§ Problem details: What is needed here is an exact copy of all the entries below.

§ Records for this exercise:
/---
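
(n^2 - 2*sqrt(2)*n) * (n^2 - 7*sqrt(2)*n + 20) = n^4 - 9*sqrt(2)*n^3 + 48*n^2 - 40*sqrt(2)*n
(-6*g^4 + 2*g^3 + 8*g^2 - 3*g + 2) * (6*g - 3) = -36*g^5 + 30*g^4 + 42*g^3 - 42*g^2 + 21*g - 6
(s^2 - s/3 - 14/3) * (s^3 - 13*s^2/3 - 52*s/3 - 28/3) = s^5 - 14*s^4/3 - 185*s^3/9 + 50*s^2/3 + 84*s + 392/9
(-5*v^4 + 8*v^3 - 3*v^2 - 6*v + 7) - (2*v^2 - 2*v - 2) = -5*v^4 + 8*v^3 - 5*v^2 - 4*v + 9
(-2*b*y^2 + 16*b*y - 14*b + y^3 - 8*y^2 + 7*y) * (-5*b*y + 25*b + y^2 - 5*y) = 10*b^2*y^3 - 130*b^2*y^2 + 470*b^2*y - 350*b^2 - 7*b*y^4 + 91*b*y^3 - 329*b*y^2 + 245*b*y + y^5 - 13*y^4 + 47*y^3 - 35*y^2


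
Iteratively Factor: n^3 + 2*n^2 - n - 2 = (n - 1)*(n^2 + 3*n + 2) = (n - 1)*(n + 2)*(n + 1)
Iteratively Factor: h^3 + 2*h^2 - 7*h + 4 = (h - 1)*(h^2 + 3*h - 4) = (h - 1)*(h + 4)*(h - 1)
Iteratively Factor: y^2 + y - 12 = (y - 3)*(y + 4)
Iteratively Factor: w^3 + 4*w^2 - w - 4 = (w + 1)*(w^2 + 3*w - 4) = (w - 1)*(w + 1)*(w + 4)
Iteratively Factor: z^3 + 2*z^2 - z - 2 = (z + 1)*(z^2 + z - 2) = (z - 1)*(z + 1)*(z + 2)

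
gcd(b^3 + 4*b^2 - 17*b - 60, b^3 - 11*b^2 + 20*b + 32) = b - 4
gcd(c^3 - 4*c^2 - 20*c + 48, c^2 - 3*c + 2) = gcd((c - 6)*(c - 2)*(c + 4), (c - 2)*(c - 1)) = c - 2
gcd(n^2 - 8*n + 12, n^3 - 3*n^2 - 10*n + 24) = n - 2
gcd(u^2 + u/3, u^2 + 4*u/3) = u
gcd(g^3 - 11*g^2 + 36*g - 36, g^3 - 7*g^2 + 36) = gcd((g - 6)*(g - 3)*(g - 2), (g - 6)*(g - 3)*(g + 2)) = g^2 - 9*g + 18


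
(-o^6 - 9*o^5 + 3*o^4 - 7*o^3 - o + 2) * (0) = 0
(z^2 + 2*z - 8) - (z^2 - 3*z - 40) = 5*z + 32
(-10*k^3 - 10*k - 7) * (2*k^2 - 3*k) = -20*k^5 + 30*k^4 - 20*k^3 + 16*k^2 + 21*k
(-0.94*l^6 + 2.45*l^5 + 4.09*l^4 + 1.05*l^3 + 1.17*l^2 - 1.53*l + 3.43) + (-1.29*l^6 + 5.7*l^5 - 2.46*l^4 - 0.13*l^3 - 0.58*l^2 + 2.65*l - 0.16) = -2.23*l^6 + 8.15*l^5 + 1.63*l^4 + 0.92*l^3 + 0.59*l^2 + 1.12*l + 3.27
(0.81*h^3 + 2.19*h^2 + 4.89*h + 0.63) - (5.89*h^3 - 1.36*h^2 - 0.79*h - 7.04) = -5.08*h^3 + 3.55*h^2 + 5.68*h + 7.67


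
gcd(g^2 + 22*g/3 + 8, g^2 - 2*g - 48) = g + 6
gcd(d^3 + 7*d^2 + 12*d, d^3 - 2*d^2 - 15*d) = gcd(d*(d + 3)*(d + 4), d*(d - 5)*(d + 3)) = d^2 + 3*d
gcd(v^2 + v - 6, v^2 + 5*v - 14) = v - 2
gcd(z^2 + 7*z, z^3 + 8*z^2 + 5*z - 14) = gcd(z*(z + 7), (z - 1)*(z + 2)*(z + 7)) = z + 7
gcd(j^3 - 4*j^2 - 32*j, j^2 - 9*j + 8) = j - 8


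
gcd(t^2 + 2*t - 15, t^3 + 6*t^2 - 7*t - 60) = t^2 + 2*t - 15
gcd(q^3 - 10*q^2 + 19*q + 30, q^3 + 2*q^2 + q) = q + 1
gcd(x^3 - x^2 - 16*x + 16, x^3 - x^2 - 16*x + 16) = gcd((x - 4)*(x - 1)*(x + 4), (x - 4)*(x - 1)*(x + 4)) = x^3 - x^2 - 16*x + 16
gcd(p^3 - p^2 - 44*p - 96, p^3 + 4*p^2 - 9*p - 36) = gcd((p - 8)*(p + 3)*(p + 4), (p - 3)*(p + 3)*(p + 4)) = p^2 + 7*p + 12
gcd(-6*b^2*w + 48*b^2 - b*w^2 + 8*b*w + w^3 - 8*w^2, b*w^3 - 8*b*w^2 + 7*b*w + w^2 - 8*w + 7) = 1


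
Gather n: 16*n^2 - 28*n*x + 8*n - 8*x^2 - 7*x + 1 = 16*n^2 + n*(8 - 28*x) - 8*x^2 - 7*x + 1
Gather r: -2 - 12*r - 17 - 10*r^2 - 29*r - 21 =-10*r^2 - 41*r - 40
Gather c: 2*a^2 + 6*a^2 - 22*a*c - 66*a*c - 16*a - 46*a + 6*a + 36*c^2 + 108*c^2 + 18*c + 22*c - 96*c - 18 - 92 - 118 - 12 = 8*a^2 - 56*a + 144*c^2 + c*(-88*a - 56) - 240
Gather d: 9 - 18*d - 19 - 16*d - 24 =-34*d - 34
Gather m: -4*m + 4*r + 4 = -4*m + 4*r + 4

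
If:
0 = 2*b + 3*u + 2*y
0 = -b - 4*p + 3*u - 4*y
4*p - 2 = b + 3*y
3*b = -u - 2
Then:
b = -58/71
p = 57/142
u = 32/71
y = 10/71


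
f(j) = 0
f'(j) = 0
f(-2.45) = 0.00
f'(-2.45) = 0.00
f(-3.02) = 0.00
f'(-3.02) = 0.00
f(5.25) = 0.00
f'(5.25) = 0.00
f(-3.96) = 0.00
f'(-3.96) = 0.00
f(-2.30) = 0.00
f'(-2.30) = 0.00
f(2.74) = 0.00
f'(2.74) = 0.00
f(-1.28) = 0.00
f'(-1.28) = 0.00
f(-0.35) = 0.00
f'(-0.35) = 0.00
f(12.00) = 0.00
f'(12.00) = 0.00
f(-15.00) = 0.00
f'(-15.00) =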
\---
§ Task result:
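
(n^2 - 2*sqrt(2)*n) * (n^2 - 7*sqrt(2)*n + 20) = n^4 - 9*sqrt(2)*n^3 + 48*n^2 - 40*sqrt(2)*n
(-6*g^4 + 2*g^3 + 8*g^2 - 3*g + 2) * (6*g - 3) = -36*g^5 + 30*g^4 + 42*g^3 - 42*g^2 + 21*g - 6
(s^2 - s/3 - 14/3) * (s^3 - 13*s^2/3 - 52*s/3 - 28/3) = s^5 - 14*s^4/3 - 185*s^3/9 + 50*s^2/3 + 84*s + 392/9
(-5*v^4 + 8*v^3 - 3*v^2 - 6*v + 7) - (2*v^2 - 2*v - 2) = -5*v^4 + 8*v^3 - 5*v^2 - 4*v + 9
(-2*b*y^2 + 16*b*y - 14*b + y^3 - 8*y^2 + 7*y) * (-5*b*y + 25*b + y^2 - 5*y) = 10*b^2*y^3 - 130*b^2*y^2 + 470*b^2*y - 350*b^2 - 7*b*y^4 + 91*b*y^3 - 329*b*y^2 + 245*b*y + y^5 - 13*y^4 + 47*y^3 - 35*y^2


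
Iteratively Factor: n^3 + 2*n^2 - n - 2 = (n - 1)*(n^2 + 3*n + 2) = (n - 1)*(n + 2)*(n + 1)
Iteratively Factor: h^3 + 2*h^2 - 7*h + 4 = (h - 1)*(h^2 + 3*h - 4) = (h - 1)*(h + 4)*(h - 1)
Iteratively Factor: y^2 + y - 12 = (y - 3)*(y + 4)
Iteratively Factor: w^3 + 4*w^2 - w - 4 = (w + 1)*(w^2 + 3*w - 4) = (w - 1)*(w + 1)*(w + 4)
Iteratively Factor: z^3 + 2*z^2 - z - 2 = (z + 1)*(z^2 + z - 2) = (z - 1)*(z + 1)*(z + 2)

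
gcd(b^3 + 4*b^2 - 17*b - 60, b^3 - 11*b^2 + 20*b + 32) = b - 4
gcd(c^3 - 4*c^2 - 20*c + 48, c^2 - 3*c + 2) = gcd((c - 6)*(c - 2)*(c + 4), (c - 2)*(c - 1)) = c - 2
gcd(n^2 - 8*n + 12, n^3 - 3*n^2 - 10*n + 24) = n - 2
gcd(u^2 + u/3, u^2 + 4*u/3) = u
gcd(g^3 - 11*g^2 + 36*g - 36, g^3 - 7*g^2 + 36) = gcd((g - 6)*(g - 3)*(g - 2), (g - 6)*(g - 3)*(g + 2)) = g^2 - 9*g + 18


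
(-o^6 - 9*o^5 + 3*o^4 - 7*o^3 - o + 2) * (0) = 0
(z^2 + 2*z - 8) - (z^2 - 3*z - 40) = 5*z + 32
(-10*k^3 - 10*k - 7) * (2*k^2 - 3*k) = -20*k^5 + 30*k^4 - 20*k^3 + 16*k^2 + 21*k
(-0.94*l^6 + 2.45*l^5 + 4.09*l^4 + 1.05*l^3 + 1.17*l^2 - 1.53*l + 3.43) + (-1.29*l^6 + 5.7*l^5 - 2.46*l^4 - 0.13*l^3 - 0.58*l^2 + 2.65*l - 0.16) = -2.23*l^6 + 8.15*l^5 + 1.63*l^4 + 0.92*l^3 + 0.59*l^2 + 1.12*l + 3.27
(0.81*h^3 + 2.19*h^2 + 4.89*h + 0.63) - (5.89*h^3 - 1.36*h^2 - 0.79*h - 7.04) = -5.08*h^3 + 3.55*h^2 + 5.68*h + 7.67


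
gcd(g^2 + 22*g/3 + 8, g^2 - 2*g - 48) = g + 6
gcd(d^3 + 7*d^2 + 12*d, d^3 - 2*d^2 - 15*d) = gcd(d*(d + 3)*(d + 4), d*(d - 5)*(d + 3)) = d^2 + 3*d
gcd(v^2 + v - 6, v^2 + 5*v - 14) = v - 2
gcd(z^2 + 7*z, z^3 + 8*z^2 + 5*z - 14) = gcd(z*(z + 7), (z - 1)*(z + 2)*(z + 7)) = z + 7
gcd(j^3 - 4*j^2 - 32*j, j^2 - 9*j + 8) = j - 8


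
gcd(t^2 + 2*t - 15, t^3 + 6*t^2 - 7*t - 60) = t^2 + 2*t - 15
gcd(q^3 - 10*q^2 + 19*q + 30, q^3 + 2*q^2 + q) = q + 1
gcd(x^3 - x^2 - 16*x + 16, x^3 - x^2 - 16*x + 16) = gcd((x - 4)*(x - 1)*(x + 4), (x - 4)*(x - 1)*(x + 4)) = x^3 - x^2 - 16*x + 16
gcd(p^3 - p^2 - 44*p - 96, p^3 + 4*p^2 - 9*p - 36) = gcd((p - 8)*(p + 3)*(p + 4), (p - 3)*(p + 3)*(p + 4)) = p^2 + 7*p + 12
gcd(-6*b^2*w + 48*b^2 - b*w^2 + 8*b*w + w^3 - 8*w^2, b*w^3 - 8*b*w^2 + 7*b*w + w^2 - 8*w + 7) = 1


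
Gather n: 16*n^2 - 28*n*x + 8*n - 8*x^2 - 7*x + 1 = 16*n^2 + n*(8 - 28*x) - 8*x^2 - 7*x + 1
Gather r: -2 - 12*r - 17 - 10*r^2 - 29*r - 21 =-10*r^2 - 41*r - 40
Gather c: 2*a^2 + 6*a^2 - 22*a*c - 66*a*c - 16*a - 46*a + 6*a + 36*c^2 + 108*c^2 + 18*c + 22*c - 96*c - 18 - 92 - 118 - 12 = 8*a^2 - 56*a + 144*c^2 + c*(-88*a - 56) - 240
Gather d: 9 - 18*d - 19 - 16*d - 24 =-34*d - 34
Gather m: -4*m + 4*r + 4 = -4*m + 4*r + 4

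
If:
0 = 2*b + 3*u + 2*y
0 = -b - 4*p + 3*u - 4*y
4*p - 2 = b + 3*y
3*b = -u - 2
Then:
b = -58/71
p = 57/142
u = 32/71
y = 10/71


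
f(j) = 0
f'(j) = 0
f(-2.45) = 0.00
f'(-2.45) = 0.00
f(-3.02) = 0.00
f'(-3.02) = 0.00
f(5.25) = 0.00
f'(5.25) = 0.00
f(-3.96) = 0.00
f'(-3.96) = 0.00
f(-2.30) = 0.00
f'(-2.30) = 0.00
f(2.74) = 0.00
f'(2.74) = 0.00
f(-1.28) = 0.00
f'(-1.28) = 0.00
f(-0.35) = 0.00
f'(-0.35) = 0.00
f(12.00) = 0.00
f'(12.00) = 0.00
f(-15.00) = 0.00
f'(-15.00) =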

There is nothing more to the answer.